*** Opening of Extracted material ***

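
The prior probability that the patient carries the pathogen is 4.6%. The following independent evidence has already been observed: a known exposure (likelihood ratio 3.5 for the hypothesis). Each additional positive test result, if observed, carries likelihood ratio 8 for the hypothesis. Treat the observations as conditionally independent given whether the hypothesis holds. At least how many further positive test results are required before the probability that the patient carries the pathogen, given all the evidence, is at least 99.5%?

4

Prior odds = 0.046/0.954 = 23/477.
Bayes factor of the evidence already in hand = 3.5.
Odds after that evidence = (23/477) × 3.5 = 161/954.
Target odds = 0.995/0.005 = 199.
Need 8ⁿ ≥ 199 ÷ (161/954) = 189846/161.
8³ = 512 falls short of 189846/161 but 8⁴ = 4096 reaches it, so n = 4.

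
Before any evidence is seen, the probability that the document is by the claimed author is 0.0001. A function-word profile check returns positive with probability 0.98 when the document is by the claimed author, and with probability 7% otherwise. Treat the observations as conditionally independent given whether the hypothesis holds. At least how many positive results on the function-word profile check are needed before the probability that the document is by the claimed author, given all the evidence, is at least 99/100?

Prior odds = 0.0001/0.9999 = 1/9999.
Likelihood ratio of a positive result = 0.98/0.07 = 14.
Target odds: 0.99 ÷ 0.01 = 99.
Require 14ⁿ ≥ 99 ÷ (1/9999) = 989901.
14⁵ = 537824 falls short of 989901 but 14⁶ = 7529536 reaches it, so n = 6.

6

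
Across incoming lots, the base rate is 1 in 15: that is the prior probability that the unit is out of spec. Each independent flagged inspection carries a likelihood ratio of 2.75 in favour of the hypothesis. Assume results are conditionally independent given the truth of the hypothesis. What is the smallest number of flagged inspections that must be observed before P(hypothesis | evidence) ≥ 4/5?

Prior odds = (1/15)/(14/15) = 1/14.
Likelihood ratio per flagged inspection = 2.75.
Target posterior odds = 0.8/0.2 = 4.
Need (1/14) × 2.75ⁿ ≥ 4, i.e. 2.75ⁿ ≥ 56.
2.75³ = 20.796875 falls short of 56 but 2.75⁴ = 57.19140625 reaches it, so n = 4.

4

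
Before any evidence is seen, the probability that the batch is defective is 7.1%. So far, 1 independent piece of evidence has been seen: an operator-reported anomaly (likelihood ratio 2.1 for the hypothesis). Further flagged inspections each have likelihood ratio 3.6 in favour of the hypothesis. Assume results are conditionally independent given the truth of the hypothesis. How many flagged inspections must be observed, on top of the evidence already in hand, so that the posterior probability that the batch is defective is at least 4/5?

Prior odds = 0.071/0.929 = 71/929.
Bayes factor of the evidence already in hand = 2.1.
Odds after that evidence = (71/929) × 2.1 = 1491/9290.
Target odds = 0.8/0.2 = 4.
Need 3.6ⁿ ≥ 4 ÷ (1491/9290) = 37160/1491.
3.6² = 12.96 falls short of 37160/1491 but 3.6³ = 46.656 reaches it, so n = 3.

3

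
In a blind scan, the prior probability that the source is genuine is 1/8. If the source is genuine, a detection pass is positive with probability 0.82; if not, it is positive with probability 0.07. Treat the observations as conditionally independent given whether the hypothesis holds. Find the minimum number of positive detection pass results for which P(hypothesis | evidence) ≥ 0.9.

Prior odds = 0.125/0.875 = 1/7.
Likelihood ratio of a positive = 0.82/0.07 = 82/7.
Target posterior odds = 0.9/0.1 = 9.
Need (1/7) × (82/7)ⁿ ≥ 9, i.e. (82/7)ⁿ ≥ 63.
(82/7)¹ = 82/7 falls short of 63 but (82/7)² = 6724/49 reaches it, so n = 2.

2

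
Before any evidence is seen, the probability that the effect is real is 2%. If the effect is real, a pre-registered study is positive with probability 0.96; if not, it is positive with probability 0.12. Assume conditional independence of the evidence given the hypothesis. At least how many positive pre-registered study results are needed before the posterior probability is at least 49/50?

Prior odds = 0.02/0.98 = 1/49.
Likelihood ratio of a positive = 0.96/0.12 = 8.
Target odds: 0.98 ÷ 0.02 = 49.
Require 8ⁿ ≥ 49 ÷ (1/49) = 2401.
8³ = 512 falls short of 2401 but 8⁴ = 4096 reaches it, so n = 4.

4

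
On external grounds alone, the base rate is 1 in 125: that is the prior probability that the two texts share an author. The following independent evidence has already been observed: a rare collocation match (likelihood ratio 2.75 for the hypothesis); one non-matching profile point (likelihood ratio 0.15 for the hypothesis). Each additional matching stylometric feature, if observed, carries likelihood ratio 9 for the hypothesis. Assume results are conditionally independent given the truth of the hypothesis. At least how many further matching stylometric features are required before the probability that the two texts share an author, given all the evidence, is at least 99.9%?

6

Prior odds = 0.008/0.992 = 1/124.
Combined Bayes factor of the evidence already in hand = 2.75 × 0.15 = 0.4125.
Odds after that evidence = (1/124) × 0.4125 = 33/9920.
Target odds = 0.999/0.001 = 999.
Need 9ⁿ ≥ 999 ÷ (33/9920) = 3303360/11.
9⁵ = 59049 falls short of 3303360/11 but 9⁶ = 531441 reaches it, so n = 6.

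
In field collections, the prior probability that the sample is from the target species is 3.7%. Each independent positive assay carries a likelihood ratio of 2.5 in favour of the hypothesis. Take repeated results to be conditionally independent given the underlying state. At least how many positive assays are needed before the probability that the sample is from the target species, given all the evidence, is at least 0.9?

6

Prior odds = 0.037/0.963 = 37/963.
Likelihood ratio per positive assay = 2.5.
Target odds: 0.9 ÷ 0.1 = 9.
Require 2.5ⁿ ≥ 9 ÷ (37/963) = 8667/37.
2.5⁵ = 97.65625 falls short of 8667/37 but 2.5⁶ = 244.140625 reaches it, so n = 6.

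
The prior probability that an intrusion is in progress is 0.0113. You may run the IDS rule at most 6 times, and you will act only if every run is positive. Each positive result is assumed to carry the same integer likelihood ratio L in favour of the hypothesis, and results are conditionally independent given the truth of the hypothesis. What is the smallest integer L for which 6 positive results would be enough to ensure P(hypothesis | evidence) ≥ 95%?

Prior odds = 0.0113/0.9887 = 113/9887.
Target odds = 0.95/0.05 = 19.
Need L⁶ ≥ 19 ÷ (113/9887) = 187853/113.
3⁶ = 729 < 187853/113 ≤ 4096 = 4⁶, so L = 4.

4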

*** Close of Extracted material ***

Problem details: Each entry must be retyped exactly as it was written above.

Response to this exercise:
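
The prior probability that the patient carries the pathogen is 4.6%. The following independent evidence has already been observed: a known exposure (likelihood ratio 3.5 for the hypothesis). Each additional positive test result, if observed, carries likelihood ratio 8 for the hypothesis. Treat the observations as conditionally independent given whether the hypothesis holds. At least how many further positive test results are required before the probability that the patient carries the pathogen, given all the evidence, is at least 99.5%?

4

Prior odds = 0.046/0.954 = 23/477.
Bayes factor of the evidence already in hand = 3.5.
Odds after that evidence = (23/477) × 3.5 = 161/954.
Target odds = 0.995/0.005 = 199.
Need 8ⁿ ≥ 199 ÷ (161/954) = 189846/161.
8³ = 512 falls short of 189846/161 but 8⁴ = 4096 reaches it, so n = 4.

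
Before any evidence is seen, the probability that the document is by the claimed author is 0.0001. A function-word profile check returns positive with probability 0.98 when the document is by the claimed author, and with probability 7% otherwise. Treat the observations as conditionally independent given whether the hypothesis holds. At least how many positive results on the function-word profile check are needed before the probability that the document is by the claimed author, given all the evidence, is at least 99/100?

Prior odds = 0.0001/0.9999 = 1/9999.
Likelihood ratio of a positive result = 0.98/0.07 = 14.
Target odds: 0.99 ÷ 0.01 = 99.
Require 14ⁿ ≥ 99 ÷ (1/9999) = 989901.
14⁵ = 537824 falls short of 989901 but 14⁶ = 7529536 reaches it, so n = 6.

6

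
Across incoming lots, the base rate is 1 in 15: that is the prior probability that the unit is out of spec. Each independent flagged inspection carries a likelihood ratio of 2.75 in favour of the hypothesis. Assume results are conditionally independent given the truth of the hypothesis. What is the smallest number of flagged inspections that must be observed before P(hypothesis | evidence) ≥ 4/5?

Prior odds = (1/15)/(14/15) = 1/14.
Likelihood ratio per flagged inspection = 2.75.
Target posterior odds = 0.8/0.2 = 4.
Need (1/14) × 2.75ⁿ ≥ 4, i.e. 2.75ⁿ ≥ 56.
2.75³ = 20.796875 falls short of 56 but 2.75⁴ = 57.19140625 reaches it, so n = 4.

4

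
Before any evidence is seen, the probability that the batch is defective is 7.1%. So far, 1 independent piece of evidence has been seen: an operator-reported anomaly (likelihood ratio 2.1 for the hypothesis). Further flagged inspections each have likelihood ratio 3.6 in favour of the hypothesis. Assume results are conditionally independent given the truth of the hypothesis. How many flagged inspections must be observed, on top of the evidence already in hand, so that the posterior probability that the batch is defective is at least 4/5?

Prior odds = 0.071/0.929 = 71/929.
Bayes factor of the evidence already in hand = 2.1.
Odds after that evidence = (71/929) × 2.1 = 1491/9290.
Target odds = 0.8/0.2 = 4.
Need 3.6ⁿ ≥ 4 ÷ (1491/9290) = 37160/1491.
3.6² = 12.96 falls short of 37160/1491 but 3.6³ = 46.656 reaches it, so n = 3.

3

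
In a blind scan, the prior probability that the source is genuine is 1/8. If the source is genuine, a detection pass is positive with probability 0.82; if not, it is positive with probability 0.07. Treat the observations as conditionally independent given whether the hypothesis holds. Find the minimum number of positive detection pass results for which P(hypothesis | evidence) ≥ 0.9.

Prior odds = 0.125/0.875 = 1/7.
Likelihood ratio of a positive = 0.82/0.07 = 82/7.
Target posterior odds = 0.9/0.1 = 9.
Need (1/7) × (82/7)ⁿ ≥ 9, i.e. (82/7)ⁿ ≥ 63.
(82/7)¹ = 82/7 falls short of 63 but (82/7)² = 6724/49 reaches it, so n = 2.

2

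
Before any evidence is seen, the probability that the effect is real is 2%. If the effect is real, a pre-registered study is positive with probability 0.96; if not, it is positive with probability 0.12. Assume conditional independence of the evidence given the hypothesis. At least how many positive pre-registered study results are needed before the posterior probability is at least 49/50?

Prior odds = 0.02/0.98 = 1/49.
Likelihood ratio of a positive = 0.96/0.12 = 8.
Target odds: 0.98 ÷ 0.02 = 49.
Require 8ⁿ ≥ 49 ÷ (1/49) = 2401.
8³ = 512 falls short of 2401 but 8⁴ = 4096 reaches it, so n = 4.

4

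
On external grounds alone, the base rate is 1 in 125: that is the prior probability that the two texts share an author. The following independent evidence has already been observed: a rare collocation match (likelihood ratio 2.75 for the hypothesis); one non-matching profile point (likelihood ratio 0.15 for the hypothesis). Each additional matching stylometric feature, if observed, carries likelihood ratio 9 for the hypothesis. Assume results are conditionally independent given the truth of the hypothesis. At least how many further matching stylometric features are required before the probability that the two texts share an author, given all the evidence, is at least 99.9%?

6

Prior odds = 0.008/0.992 = 1/124.
Combined Bayes factor of the evidence already in hand = 2.75 × 0.15 = 0.4125.
Odds after that evidence = (1/124) × 0.4125 = 33/9920.
Target odds = 0.999/0.001 = 999.
Need 9ⁿ ≥ 999 ÷ (33/9920) = 3303360/11.
9⁵ = 59049 falls short of 3303360/11 but 9⁶ = 531441 reaches it, so n = 6.

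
In field collections, the prior probability that the sample is from the target species is 3.7%. Each independent positive assay carries a likelihood ratio of 2.5 in favour of the hypothesis. Take repeated results to be conditionally independent given the underlying state. At least how many positive assays are needed before the probability that the sample is from the target species, given all the evidence, is at least 0.9?

6

Prior odds = 0.037/0.963 = 37/963.
Likelihood ratio per positive assay = 2.5.
Target odds: 0.9 ÷ 0.1 = 9.
Require 2.5ⁿ ≥ 9 ÷ (37/963) = 8667/37.
2.5⁵ = 97.65625 falls short of 8667/37 but 2.5⁶ = 244.140625 reaches it, so n = 6.

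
The prior probability that an intrusion is in progress is 0.0113. You may run the IDS rule at most 6 times, and you will act only if every run is positive. Each positive result is assumed to carry the same integer likelihood ratio L in favour of the hypothesis, and results are conditionally independent given the truth of the hypothesis. What is the smallest integer L for which 6 positive results would be enough to ensure P(hypothesis | evidence) ≥ 95%?

Prior odds = 0.0113/0.9887 = 113/9887.
Target odds = 0.95/0.05 = 19.
Need L⁶ ≥ 19 ÷ (113/9887) = 187853/113.
3⁶ = 729 < 187853/113 ≤ 4096 = 4⁶, so L = 4.

4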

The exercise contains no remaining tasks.